BEGIN

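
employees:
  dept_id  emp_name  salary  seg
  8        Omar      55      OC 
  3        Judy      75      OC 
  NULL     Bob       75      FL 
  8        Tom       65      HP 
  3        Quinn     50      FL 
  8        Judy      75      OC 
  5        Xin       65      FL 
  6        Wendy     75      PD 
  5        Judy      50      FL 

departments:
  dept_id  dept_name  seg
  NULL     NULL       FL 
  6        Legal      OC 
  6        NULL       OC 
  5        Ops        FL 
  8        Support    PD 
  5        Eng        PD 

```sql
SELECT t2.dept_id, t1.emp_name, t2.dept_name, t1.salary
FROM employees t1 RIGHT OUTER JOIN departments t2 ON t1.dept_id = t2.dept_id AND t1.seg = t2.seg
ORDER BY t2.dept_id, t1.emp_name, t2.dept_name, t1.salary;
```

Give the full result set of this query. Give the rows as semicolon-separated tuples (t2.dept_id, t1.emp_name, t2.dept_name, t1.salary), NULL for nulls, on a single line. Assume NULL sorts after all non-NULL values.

(5, Judy, Ops, 50); (5, Xin, Ops, 65); (5, NULL, Eng, NULL); (6, NULL, Legal, NULL); (6, NULL, NULL, NULL); (8, NULL, Support, NULL); (NULL, NULL, NULL, NULL)

RIGHT JOIN keeps every row from `departments`; unmatched rows get NULL for `employees`'s columns.
Matching on t1.dept_id = t2.dept_id AND t1.seg = t2.seg. A NULL in a compared column never satisfies the condition.
- t1 (dept_id=8, seg=OC) has no partner in t2.
- t1 (dept_id=3, seg=OC) has no partner in t2.
- t1 (dept_id=NULL, seg=FL) has no partner in t2.
- t1 (dept_id=8, seg=HP) has no partner in t2.
- t1 (dept_id=3, seg=FL) has no partner in t2.
- t1 (dept_id=8, seg=OC) has no partner in t2.
- t1 (dept_id=5, seg=FL) pairs with 1 row(s) of t2.
- t1 (dept_id=6, seg=PD) has no partner in t2.
- t1 (dept_id=5, seg=FL) pairs with 1 row(s) of t2.
- 5 t2 row(s) had no t1 match → kept, t1 columns NULL.
After projecting and ordering:
t2.dept_id | t1.emp_name | t2.dept_name | t1.salary
5 | Judy | Ops | 50
5 | Xin | Ops | 65
5 | NULL | Eng | NULL
6 | NULL | Legal | NULL
6 | NULL | NULL | NULL
8 | NULL | Support | NULL
NULL | NULL | NULL | NULL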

END

• **What is needed**: Your reply needs to reproduce all of the listing exactly.

• **Response box**:
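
employees:
  dept_id  emp_name  salary  seg
  8        Omar      55      OC 
  3        Judy      75      OC 
  NULL     Bob       75      FL 
  8        Tom       65      HP 
  3        Quinn     50      FL 
  8        Judy      75      OC 
  5        Xin       65      FL 
  6        Wendy     75      PD 
  5        Judy      50      FL 

departments:
  dept_id  dept_name  seg
  NULL     NULL       FL 
  6        Legal      OC 
  6        NULL       OC 
  5        Ops        FL 
  8        Support    PD 
  5        Eng        PD 

```sql
SELECT t2.dept_id, t1.emp_name, t2.dept_name, t1.salary
FROM employees t1 RIGHT OUTER JOIN departments t2 ON t1.dept_id = t2.dept_id AND t1.seg = t2.seg
ORDER BY t2.dept_id, t1.emp_name, t2.dept_name, t1.salary;
```

Give the full result set of this query. Give the rows as semicolon-separated tuples (t2.dept_id, t1.emp_name, t2.dept_name, t1.salary), NULL for nulls, on a single line. Assume NULL sorts after all non-NULL values.

(5, Judy, Ops, 50); (5, Xin, Ops, 65); (5, NULL, Eng, NULL); (6, NULL, Legal, NULL); (6, NULL, NULL, NULL); (8, NULL, Support, NULL); (NULL, NULL, NULL, NULL)

RIGHT JOIN keeps every row from `departments`; unmatched rows get NULL for `employees`'s columns.
Matching on t1.dept_id = t2.dept_id AND t1.seg = t2.seg. A NULL in a compared column never satisfies the condition.
- t1 (dept_id=8, seg=OC) has no partner in t2.
- t1 (dept_id=3, seg=OC) has no partner in t2.
- t1 (dept_id=NULL, seg=FL) has no partner in t2.
- t1 (dept_id=8, seg=HP) has no partner in t2.
- t1 (dept_id=3, seg=FL) has no partner in t2.
- t1 (dept_id=8, seg=OC) has no partner in t2.
- t1 (dept_id=5, seg=FL) pairs with 1 row(s) of t2.
- t1 (dept_id=6, seg=PD) has no partner in t2.
- t1 (dept_id=5, seg=FL) pairs with 1 row(s) of t2.
- 5 t2 row(s) had no t1 match → kept, t1 columns NULL.
After projecting and ordering:
t2.dept_id | t1.emp_name | t2.dept_name | t1.salary
5 | Judy | Ops | 50
5 | Xin | Ops | 65
5 | NULL | Eng | NULL
6 | NULL | Legal | NULL
6 | NULL | NULL | NULL
8 | NULL | Support | NULL
NULL | NULL | NULL | NULL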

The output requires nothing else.